> Problem to work on
Print each record below exactly as it appears.

> Records supplied
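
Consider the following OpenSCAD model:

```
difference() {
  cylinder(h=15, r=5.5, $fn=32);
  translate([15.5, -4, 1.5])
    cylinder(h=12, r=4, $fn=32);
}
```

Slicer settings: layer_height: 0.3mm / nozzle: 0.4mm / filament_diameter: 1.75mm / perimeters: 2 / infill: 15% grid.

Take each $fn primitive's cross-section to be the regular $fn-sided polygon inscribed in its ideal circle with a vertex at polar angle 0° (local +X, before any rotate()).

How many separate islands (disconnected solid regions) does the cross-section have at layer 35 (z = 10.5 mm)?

At z = 10.5 mm: the r=5.5 cylinder gives a regular 32-gon of circumradius 5.5 (constant along its height); the cylinder at (15.5, -4): section is a regular 32-gon, circumradius r=4; After the difference (first − rest): starting from the r=5.5 cylinder, the r=4 cylinder at (15.5, -4) misses the remaining region (no effect) — 1 connected region. Overall, the cross-section is a single solid region. Island count = 1.

1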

> Result of this task
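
Consider the following OpenSCAD model:

```
difference() {
  cylinder(h=15, r=5.5, $fn=32);
  translate([15.5, -4, 1.5])
    cylinder(h=12, r=4, $fn=32);
}
```

Slicer settings: layer_height: 0.3mm / nozzle: 0.4mm / filament_diameter: 1.75mm / perimeters: 2 / infill: 15% grid.

Take each $fn primitive's cross-section to be the regular $fn-sided polygon inscribed in its ideal circle with a vertex at polar angle 0° (local +X, before any rotate()).

How many separate islands (disconnected solid regions) does the cross-section have at layer 35 (z = 10.5 mm)?

At z = 10.5 mm: the r=5.5 cylinder gives a regular 32-gon of circumradius 5.5 (constant along its height); the cylinder at (15.5, -4): section is a regular 32-gon, circumradius r=4; After the difference (first − rest): starting from the r=5.5 cylinder, the r=4 cylinder at (15.5, -4) misses the remaining region (no effect) — 1 connected region. Overall, the cross-section is a single solid region. Island count = 1.

1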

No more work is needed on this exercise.